### TASK TO CARRY OUT
In the listing, determine how many lines contain "arrows". The reply is that number alone.
*** Opening of TASK INPUTS ***
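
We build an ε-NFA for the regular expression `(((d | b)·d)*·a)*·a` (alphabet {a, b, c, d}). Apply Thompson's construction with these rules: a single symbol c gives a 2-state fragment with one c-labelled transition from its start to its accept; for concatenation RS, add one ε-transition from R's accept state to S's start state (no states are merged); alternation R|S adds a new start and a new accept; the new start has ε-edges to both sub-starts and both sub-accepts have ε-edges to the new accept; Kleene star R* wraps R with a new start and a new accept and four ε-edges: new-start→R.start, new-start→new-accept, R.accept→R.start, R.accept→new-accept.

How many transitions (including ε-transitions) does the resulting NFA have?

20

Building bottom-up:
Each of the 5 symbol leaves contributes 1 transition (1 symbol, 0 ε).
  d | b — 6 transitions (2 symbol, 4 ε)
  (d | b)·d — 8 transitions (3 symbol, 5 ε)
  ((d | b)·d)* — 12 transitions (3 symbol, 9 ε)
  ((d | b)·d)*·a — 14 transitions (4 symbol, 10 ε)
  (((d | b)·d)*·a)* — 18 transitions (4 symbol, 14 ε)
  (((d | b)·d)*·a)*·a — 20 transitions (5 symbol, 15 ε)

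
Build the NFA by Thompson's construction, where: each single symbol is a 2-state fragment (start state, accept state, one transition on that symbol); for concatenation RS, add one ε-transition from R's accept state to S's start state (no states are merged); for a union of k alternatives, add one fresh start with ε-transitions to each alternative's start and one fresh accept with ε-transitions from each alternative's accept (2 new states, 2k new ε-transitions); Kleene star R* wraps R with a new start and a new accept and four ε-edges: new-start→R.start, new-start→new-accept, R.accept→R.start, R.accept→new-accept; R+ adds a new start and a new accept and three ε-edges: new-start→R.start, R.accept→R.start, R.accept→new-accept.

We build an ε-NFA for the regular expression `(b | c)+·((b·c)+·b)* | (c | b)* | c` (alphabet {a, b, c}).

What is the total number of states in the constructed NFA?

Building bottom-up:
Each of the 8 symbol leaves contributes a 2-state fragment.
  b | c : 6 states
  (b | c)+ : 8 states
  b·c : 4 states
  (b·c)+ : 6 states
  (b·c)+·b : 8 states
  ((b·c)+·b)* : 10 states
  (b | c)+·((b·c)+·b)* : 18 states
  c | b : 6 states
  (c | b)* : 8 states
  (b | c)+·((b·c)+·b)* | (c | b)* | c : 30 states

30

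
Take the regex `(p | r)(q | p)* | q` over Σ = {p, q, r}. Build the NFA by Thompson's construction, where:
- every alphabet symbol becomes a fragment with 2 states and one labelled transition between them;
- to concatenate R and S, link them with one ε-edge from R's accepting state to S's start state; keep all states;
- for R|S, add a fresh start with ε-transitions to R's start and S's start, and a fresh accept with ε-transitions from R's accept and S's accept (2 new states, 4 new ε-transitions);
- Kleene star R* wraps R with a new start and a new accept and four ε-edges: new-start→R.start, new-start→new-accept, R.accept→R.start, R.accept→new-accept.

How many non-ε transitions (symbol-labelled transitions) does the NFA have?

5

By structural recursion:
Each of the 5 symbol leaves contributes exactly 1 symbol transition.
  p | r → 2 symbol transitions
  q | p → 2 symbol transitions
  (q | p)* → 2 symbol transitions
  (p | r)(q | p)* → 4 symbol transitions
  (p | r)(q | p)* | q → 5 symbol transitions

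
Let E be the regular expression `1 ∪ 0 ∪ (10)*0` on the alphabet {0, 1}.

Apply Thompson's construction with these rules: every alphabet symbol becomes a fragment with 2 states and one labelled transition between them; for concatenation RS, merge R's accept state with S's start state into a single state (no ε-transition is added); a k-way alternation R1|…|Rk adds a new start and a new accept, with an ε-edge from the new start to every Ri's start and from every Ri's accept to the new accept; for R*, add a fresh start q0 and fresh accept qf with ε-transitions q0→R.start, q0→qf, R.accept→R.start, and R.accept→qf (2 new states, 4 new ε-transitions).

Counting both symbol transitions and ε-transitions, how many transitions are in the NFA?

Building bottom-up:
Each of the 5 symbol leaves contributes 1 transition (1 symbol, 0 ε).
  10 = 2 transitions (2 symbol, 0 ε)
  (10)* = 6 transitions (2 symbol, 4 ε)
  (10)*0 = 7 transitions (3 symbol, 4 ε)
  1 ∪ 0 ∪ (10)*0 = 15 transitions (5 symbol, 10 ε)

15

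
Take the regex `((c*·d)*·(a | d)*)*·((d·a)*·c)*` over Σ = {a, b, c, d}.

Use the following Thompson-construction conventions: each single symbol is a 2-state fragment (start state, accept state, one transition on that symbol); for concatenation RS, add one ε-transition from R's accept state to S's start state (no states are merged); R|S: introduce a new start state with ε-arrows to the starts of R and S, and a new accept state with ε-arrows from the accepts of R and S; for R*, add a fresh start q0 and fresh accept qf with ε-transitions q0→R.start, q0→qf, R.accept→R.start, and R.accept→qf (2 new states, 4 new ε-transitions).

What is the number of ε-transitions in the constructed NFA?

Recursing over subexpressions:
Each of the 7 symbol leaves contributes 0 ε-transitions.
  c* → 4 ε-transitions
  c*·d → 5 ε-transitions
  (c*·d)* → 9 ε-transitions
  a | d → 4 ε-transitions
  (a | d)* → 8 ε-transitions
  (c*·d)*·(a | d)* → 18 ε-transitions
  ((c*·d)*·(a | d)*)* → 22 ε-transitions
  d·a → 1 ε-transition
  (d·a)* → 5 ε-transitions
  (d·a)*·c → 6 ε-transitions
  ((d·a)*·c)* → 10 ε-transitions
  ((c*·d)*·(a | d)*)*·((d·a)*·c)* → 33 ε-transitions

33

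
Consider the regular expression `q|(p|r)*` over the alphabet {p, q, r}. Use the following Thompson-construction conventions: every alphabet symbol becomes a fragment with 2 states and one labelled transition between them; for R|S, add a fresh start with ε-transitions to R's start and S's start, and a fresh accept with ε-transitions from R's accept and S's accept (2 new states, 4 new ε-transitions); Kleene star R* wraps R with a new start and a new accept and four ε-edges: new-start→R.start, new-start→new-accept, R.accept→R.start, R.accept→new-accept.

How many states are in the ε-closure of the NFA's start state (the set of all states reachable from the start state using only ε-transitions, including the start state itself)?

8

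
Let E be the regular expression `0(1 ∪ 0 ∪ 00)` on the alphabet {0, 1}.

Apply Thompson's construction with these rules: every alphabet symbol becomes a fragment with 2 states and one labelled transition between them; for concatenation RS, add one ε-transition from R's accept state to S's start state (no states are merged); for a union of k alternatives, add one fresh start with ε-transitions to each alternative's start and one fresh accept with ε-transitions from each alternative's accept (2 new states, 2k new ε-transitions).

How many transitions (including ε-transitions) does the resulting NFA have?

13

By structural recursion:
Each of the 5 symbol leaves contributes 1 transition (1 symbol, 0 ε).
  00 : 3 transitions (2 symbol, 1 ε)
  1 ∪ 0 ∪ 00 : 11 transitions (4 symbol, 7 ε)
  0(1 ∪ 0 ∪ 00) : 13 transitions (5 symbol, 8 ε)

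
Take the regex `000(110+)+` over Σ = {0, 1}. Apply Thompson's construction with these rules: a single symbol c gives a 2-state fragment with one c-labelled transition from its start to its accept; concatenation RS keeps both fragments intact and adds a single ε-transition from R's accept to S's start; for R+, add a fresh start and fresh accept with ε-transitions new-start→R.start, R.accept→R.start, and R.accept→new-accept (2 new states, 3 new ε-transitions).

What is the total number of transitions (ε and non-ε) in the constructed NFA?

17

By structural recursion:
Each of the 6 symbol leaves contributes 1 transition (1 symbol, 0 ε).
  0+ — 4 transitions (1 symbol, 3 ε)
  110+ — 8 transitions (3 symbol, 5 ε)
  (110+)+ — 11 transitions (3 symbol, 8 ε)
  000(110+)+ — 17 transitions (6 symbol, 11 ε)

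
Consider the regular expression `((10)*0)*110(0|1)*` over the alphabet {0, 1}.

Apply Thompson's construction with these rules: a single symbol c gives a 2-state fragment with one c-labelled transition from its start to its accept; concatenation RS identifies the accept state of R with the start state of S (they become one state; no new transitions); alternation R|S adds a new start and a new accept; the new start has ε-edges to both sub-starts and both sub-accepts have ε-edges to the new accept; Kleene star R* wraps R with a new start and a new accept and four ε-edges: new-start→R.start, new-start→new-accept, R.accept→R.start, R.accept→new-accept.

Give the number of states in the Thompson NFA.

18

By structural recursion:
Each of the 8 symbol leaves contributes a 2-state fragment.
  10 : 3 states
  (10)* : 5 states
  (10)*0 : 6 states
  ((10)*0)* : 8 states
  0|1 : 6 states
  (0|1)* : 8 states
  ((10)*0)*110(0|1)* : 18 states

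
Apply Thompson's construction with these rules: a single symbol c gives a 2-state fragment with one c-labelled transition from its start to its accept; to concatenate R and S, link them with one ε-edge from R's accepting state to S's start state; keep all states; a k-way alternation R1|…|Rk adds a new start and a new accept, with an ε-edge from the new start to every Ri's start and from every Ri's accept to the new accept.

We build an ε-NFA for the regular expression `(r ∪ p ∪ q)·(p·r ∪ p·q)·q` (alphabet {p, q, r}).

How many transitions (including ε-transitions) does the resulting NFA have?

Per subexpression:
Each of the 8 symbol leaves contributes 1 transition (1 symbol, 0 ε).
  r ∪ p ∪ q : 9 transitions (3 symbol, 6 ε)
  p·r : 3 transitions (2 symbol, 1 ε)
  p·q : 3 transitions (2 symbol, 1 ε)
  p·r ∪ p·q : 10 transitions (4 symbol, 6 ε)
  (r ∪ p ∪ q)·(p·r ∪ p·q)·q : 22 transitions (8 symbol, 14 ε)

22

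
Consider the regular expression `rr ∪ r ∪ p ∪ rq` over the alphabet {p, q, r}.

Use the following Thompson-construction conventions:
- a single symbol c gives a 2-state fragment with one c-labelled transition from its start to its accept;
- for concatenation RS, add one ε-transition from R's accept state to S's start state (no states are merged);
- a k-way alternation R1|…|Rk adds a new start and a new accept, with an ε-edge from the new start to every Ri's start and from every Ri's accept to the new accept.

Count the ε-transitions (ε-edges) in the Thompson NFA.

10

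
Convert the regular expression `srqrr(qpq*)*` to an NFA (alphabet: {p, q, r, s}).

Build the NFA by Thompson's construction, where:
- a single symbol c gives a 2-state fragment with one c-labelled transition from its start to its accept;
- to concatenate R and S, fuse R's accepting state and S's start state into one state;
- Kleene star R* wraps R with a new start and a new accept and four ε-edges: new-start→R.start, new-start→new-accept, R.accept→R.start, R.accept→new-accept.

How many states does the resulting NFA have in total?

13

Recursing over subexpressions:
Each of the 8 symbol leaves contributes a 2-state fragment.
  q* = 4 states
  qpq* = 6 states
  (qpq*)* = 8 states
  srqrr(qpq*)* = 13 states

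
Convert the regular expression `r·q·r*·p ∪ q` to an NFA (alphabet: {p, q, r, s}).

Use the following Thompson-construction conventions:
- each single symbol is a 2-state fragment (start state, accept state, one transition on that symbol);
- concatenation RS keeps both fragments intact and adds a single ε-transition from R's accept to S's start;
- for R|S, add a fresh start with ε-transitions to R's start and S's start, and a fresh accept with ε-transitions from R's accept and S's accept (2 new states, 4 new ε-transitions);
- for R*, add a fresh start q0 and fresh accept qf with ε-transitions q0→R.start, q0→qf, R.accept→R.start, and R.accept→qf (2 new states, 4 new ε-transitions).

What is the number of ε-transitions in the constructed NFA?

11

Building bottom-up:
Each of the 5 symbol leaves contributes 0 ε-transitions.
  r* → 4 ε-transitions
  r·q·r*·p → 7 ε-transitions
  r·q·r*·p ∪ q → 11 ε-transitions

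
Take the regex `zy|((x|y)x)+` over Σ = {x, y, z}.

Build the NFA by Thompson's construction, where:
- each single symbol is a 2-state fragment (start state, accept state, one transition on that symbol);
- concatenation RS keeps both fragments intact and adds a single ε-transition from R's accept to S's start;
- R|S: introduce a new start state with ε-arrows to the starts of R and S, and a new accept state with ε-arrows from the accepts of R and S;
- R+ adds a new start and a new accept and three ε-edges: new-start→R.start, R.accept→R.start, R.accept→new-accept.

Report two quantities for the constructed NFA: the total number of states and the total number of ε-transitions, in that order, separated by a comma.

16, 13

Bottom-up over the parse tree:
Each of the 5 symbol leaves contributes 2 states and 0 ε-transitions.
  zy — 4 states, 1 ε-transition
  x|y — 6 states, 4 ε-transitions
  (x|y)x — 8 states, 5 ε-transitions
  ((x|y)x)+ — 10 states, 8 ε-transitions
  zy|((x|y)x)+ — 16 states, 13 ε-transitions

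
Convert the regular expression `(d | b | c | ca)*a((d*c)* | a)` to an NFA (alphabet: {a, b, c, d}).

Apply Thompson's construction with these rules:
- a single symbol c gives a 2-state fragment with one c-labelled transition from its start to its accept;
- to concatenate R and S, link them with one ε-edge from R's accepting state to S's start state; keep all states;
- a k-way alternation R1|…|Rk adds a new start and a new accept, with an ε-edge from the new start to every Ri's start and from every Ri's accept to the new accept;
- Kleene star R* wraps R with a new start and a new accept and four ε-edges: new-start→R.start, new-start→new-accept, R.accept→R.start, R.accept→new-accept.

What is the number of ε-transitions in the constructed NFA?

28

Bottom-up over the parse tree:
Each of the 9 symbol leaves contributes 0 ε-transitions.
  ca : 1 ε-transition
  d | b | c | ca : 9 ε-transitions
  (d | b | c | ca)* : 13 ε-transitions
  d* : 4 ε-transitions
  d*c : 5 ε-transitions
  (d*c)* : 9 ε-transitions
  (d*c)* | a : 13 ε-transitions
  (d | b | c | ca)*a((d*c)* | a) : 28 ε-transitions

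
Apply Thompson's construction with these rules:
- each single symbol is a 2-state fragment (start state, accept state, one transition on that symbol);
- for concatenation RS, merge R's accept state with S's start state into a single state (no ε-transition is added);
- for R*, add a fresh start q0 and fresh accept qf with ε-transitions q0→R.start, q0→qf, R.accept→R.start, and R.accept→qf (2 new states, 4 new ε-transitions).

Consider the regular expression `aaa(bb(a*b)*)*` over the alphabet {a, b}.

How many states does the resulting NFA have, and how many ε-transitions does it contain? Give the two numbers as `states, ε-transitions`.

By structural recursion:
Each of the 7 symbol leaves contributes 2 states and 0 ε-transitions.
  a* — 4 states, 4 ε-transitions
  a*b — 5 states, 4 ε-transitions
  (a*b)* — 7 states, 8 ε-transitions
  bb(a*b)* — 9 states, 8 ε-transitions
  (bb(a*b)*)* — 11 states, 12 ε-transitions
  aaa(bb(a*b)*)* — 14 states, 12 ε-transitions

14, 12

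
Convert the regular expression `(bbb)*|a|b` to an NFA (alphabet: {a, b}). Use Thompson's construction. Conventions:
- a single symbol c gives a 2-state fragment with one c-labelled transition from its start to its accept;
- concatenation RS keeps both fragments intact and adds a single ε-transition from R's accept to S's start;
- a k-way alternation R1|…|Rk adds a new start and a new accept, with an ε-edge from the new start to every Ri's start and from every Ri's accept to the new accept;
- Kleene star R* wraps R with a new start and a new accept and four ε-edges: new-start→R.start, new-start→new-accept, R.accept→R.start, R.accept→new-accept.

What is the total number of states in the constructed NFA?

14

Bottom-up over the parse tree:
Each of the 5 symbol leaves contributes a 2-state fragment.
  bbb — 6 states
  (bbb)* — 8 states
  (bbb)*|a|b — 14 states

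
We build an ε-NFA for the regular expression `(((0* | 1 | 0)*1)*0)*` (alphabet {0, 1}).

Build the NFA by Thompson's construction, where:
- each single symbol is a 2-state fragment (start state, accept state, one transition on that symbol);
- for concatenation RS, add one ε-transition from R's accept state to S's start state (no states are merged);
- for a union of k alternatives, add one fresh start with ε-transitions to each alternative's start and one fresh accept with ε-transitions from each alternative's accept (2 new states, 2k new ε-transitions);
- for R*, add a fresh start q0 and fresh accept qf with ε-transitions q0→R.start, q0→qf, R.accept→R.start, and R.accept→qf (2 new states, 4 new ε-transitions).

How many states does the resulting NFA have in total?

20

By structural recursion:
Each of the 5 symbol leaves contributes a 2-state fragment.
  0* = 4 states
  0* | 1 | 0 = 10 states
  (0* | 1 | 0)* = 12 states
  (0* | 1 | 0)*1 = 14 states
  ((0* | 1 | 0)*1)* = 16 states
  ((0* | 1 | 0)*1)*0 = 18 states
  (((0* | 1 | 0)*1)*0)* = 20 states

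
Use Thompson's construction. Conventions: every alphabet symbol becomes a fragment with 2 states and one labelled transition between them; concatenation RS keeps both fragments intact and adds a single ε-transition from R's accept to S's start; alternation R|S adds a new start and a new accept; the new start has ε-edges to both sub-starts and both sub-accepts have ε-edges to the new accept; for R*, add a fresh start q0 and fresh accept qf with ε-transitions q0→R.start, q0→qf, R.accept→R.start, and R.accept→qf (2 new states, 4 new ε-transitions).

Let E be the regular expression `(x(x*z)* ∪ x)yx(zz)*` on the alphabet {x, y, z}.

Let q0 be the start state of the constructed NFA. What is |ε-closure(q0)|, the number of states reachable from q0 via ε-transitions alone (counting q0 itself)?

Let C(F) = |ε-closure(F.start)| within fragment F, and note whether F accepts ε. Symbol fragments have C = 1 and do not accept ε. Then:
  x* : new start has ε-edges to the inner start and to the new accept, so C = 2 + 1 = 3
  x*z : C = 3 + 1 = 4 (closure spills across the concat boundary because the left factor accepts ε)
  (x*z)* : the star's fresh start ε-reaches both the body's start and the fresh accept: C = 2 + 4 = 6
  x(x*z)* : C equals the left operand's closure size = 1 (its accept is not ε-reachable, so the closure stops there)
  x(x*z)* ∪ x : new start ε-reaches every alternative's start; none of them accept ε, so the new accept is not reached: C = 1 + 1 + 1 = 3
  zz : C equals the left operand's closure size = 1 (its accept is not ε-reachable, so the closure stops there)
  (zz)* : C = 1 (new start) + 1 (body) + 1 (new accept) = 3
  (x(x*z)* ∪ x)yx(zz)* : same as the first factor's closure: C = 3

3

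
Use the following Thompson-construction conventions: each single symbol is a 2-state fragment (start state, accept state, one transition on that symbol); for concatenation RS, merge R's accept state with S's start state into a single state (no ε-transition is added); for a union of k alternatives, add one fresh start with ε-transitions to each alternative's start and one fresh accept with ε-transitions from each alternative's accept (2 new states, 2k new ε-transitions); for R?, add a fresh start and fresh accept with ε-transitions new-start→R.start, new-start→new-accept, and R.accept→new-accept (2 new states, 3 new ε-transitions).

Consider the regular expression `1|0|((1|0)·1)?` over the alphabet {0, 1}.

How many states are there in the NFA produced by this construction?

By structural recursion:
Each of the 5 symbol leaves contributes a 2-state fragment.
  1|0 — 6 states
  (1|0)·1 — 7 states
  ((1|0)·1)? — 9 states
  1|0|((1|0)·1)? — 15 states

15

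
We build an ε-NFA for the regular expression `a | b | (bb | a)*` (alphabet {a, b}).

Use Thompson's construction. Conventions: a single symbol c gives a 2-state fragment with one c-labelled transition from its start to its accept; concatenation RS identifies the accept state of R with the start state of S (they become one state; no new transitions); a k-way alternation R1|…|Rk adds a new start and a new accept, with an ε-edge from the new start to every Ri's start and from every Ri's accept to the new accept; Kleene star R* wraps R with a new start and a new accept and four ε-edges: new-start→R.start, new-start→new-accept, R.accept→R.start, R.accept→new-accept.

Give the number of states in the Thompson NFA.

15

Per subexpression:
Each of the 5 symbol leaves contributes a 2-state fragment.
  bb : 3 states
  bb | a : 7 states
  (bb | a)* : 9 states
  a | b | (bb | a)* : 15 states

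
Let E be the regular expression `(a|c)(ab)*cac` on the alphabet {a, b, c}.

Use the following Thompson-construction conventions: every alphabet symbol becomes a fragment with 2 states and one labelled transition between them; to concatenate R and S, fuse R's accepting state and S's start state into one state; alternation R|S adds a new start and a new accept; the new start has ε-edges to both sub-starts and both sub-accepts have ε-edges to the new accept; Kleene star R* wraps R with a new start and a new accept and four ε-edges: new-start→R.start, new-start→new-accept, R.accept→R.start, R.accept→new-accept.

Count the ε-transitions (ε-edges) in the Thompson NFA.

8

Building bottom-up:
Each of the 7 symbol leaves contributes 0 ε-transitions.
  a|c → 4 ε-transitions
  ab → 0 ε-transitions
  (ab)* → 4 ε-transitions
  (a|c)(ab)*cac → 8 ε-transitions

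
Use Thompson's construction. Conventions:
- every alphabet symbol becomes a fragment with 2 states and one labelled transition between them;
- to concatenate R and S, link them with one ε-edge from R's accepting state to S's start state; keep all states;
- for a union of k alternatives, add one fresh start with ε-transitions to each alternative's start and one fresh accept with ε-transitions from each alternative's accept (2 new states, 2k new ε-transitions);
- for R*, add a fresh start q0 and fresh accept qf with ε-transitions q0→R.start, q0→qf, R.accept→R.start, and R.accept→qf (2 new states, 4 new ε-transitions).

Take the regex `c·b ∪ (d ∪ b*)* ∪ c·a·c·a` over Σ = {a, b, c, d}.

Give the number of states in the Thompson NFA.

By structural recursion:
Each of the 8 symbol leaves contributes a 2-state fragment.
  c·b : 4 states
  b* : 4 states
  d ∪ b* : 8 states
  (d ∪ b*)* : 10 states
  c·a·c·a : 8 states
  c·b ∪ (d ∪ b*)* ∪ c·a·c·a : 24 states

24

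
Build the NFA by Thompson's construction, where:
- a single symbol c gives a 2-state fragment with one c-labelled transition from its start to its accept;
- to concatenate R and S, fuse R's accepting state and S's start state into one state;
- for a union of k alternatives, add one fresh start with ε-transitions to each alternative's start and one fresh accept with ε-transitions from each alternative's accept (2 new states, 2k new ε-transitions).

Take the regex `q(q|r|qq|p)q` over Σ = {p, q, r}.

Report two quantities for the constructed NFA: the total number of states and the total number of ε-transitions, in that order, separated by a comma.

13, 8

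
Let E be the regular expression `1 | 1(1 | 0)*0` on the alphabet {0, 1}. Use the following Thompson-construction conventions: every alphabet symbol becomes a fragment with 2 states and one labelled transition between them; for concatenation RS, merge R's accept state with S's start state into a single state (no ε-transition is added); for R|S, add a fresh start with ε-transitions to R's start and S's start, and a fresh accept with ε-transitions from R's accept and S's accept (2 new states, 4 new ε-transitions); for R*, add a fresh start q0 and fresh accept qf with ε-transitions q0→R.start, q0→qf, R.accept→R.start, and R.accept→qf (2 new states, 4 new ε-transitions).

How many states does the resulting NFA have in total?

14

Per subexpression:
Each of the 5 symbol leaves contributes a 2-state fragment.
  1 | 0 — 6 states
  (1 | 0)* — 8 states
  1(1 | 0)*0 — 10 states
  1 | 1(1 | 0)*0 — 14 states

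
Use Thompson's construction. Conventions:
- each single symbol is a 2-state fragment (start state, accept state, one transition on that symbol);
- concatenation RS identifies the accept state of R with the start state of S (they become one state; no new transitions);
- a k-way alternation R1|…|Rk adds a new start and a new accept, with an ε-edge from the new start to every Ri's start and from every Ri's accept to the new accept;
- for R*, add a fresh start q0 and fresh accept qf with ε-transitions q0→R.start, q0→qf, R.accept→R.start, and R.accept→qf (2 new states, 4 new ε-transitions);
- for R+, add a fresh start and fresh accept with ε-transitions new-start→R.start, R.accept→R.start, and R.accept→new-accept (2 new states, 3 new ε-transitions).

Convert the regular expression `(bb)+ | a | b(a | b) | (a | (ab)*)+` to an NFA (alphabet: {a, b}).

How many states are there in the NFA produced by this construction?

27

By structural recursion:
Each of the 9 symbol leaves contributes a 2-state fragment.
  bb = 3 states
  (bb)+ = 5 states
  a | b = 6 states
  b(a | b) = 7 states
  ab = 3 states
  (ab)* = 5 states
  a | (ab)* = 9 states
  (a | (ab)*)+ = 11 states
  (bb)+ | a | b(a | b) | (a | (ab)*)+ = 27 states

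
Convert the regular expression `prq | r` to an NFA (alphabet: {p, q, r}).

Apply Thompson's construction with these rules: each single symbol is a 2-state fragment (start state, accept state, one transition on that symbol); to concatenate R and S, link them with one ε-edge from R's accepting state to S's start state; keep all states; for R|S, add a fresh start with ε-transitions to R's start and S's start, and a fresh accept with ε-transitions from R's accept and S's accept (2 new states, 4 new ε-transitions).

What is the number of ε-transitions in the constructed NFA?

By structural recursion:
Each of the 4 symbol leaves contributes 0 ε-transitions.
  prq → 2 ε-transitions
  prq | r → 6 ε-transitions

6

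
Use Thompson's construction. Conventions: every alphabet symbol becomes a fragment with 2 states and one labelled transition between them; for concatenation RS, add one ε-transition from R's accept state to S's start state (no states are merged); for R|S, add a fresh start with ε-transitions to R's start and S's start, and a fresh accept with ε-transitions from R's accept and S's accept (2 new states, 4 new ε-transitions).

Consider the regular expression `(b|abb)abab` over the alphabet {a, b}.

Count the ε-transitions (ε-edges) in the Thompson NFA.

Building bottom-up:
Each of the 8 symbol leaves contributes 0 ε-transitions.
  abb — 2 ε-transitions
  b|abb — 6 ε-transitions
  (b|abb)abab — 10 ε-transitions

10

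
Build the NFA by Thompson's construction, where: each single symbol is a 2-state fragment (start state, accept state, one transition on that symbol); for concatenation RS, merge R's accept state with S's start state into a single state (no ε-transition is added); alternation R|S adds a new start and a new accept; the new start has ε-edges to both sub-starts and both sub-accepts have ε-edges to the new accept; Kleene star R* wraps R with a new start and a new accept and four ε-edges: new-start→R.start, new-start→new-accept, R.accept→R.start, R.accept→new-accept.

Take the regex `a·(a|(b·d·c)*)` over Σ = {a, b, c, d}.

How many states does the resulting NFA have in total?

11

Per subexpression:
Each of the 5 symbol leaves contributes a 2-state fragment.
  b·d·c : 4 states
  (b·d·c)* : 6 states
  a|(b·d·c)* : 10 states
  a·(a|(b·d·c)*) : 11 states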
*** Close of TASK INPUTS ***
### RESULT
2